WORK TO BE COMPLETED:
Where a line has odd spacing or punctuation, keep it; transcribe all the entries exactly.

RECORDS TO USE:
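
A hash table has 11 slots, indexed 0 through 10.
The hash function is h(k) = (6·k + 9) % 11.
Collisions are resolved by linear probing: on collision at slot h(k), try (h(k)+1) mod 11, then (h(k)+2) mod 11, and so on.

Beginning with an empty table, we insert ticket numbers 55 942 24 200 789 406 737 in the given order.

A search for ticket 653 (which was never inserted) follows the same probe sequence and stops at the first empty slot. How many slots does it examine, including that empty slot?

5

Insert 55: h=9, slot 9 empty → index 9.
Insert 942: h=7, slot 7 empty → index 7.
Insert 24: h=10, slot 10 empty → index 10.
Insert 200: h=10, slot 10 occupied → index 0.
Insert 789: h=2, slot 2 empty → index 2.
Insert 406: h=3, slot 3 empty → index 3.
Insert 737: h=9, slots 9,10,0 occupied → index 1.
Table: [200, 737, 789, 406, _, _, _, 942, _, 55, 24]
Lookup 653: h=0, probe 0,1,2,3,4 → slot 4 empty, not found.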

ANSWER FOR THE TASK:
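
A hash table has 11 slots, indexed 0 through 10.
The hash function is h(k) = (6·k + 9) % 11.
Collisions are resolved by linear probing: on collision at slot h(k), try (h(k)+1) mod 11, then (h(k)+2) mod 11, and so on.

Beginning with an empty table, we insert ticket numbers 55 942 24 200 789 406 737 in the given order.

A search for ticket 653 (which was never inserted) follows the same probe sequence and stops at the first empty slot. How many slots does it examine, including that empty slot?

5

Insert 55: h=9, slot 9 empty → index 9.
Insert 942: h=7, slot 7 empty → index 7.
Insert 24: h=10, slot 10 empty → index 10.
Insert 200: h=10, slot 10 occupied → index 0.
Insert 789: h=2, slot 2 empty → index 2.
Insert 406: h=3, slot 3 empty → index 3.
Insert 737: h=9, slots 9,10,0 occupied → index 1.
Table: [200, 737, 789, 406, _, _, _, 942, _, 55, 24]
Lookup 653: h=0, probe 0,1,2,3,4 → slot 4 empty, not found.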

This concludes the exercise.